**Work order:**
Repeat precisely the span of lines below that opens with the line containing "x=1: l_x=0.55, mx=1.3" and closes with the line containing "x=6: l_x=0.00, mx=1.6", both included.

:: Data in this exercise

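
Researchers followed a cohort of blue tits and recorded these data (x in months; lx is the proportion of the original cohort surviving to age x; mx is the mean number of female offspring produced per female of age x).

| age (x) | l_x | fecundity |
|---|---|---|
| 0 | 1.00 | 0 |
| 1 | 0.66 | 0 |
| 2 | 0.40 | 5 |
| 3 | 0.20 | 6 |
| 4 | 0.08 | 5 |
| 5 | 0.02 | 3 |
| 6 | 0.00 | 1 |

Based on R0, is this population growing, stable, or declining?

R0 = Σ lx·mx = 0 + 0 + 2 + 1.2 + 0.4 + 0.06 + 0 = 3.66
R0 > 1, so the population is growing.

growing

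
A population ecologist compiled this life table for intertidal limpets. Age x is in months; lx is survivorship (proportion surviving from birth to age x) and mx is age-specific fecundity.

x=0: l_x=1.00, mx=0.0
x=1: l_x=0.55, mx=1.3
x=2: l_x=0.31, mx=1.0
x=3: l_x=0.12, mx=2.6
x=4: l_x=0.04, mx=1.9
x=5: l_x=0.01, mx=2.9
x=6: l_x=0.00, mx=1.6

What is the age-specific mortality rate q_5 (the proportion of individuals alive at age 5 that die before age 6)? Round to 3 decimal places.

1.000

q_5 = (l_5 − l_6) / l_5 = (0.01 − 0) / 0.01
     = 0.01 / 0.01 = 1 → 1.000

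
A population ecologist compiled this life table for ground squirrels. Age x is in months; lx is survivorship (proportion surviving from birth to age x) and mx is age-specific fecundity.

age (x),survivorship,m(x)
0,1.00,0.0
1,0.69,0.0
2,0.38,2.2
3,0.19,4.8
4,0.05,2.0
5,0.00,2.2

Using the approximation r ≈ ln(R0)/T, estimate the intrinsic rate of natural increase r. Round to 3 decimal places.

0.236

R0 = Σ lx·mx = 0 + 0 + 0.836 + 0.912 + 0.1 + 0 = 1.848
Σ x·lx·mx = 4.808; T = 4.808/1.848 = 2.60173…
r ≈ ln(R0)/T = ln(1.848)/2.60173… = 0.23604… → 0.236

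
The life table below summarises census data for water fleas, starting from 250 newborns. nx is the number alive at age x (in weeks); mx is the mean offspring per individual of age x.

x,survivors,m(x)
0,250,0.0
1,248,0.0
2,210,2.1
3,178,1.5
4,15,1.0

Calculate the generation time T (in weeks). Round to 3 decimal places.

2.411

lx = nx/n0 = nx/250: 1, 0.992, 0.84, 0.712, 0.06
lx·mx: 0, 0, 1.764, 1.068, 0.06 → R0 = 2.892
x·lx·mx: 0, 0, 3.528, 3.204, 0.24 → Σ = 6.972
T = 6.972 / 2.892 = 2.410788… → 2.411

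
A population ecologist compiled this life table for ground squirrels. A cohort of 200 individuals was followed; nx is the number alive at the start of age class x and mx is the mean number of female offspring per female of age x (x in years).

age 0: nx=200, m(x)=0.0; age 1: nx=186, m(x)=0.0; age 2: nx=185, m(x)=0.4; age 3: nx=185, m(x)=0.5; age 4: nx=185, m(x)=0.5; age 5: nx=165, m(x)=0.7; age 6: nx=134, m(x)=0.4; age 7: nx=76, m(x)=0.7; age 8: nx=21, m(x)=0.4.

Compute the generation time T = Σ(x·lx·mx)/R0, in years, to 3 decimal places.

4.358

lx = nx/n0 = nx/200: 1, 0.93, 0.925, 0.925, 0.925, 0.825, 0.67, 0.38, 0.105
lx·mx: 0, 0, 0.37, 0.4625, 0.4625, 0.5775, 0.268, 0.266, 0.042 → R0 = 2.4485
x·lx·mx: 0, 0, 0.74, 1.3875, 1.85, 2.8875, 1.608, 1.862, 0.336 → Σ = 10.671
T = 10.671 / 2.4485 = 4.358178… → 4.358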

::::

**Exercise response:**
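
x=1: l_x=0.55, mx=1.3
x=2: l_x=0.31, mx=1.0
x=3: l_x=0.12, mx=2.6
x=4: l_x=0.04, mx=1.9
x=5: l_x=0.01, mx=2.9
x=6: l_x=0.00, mx=1.6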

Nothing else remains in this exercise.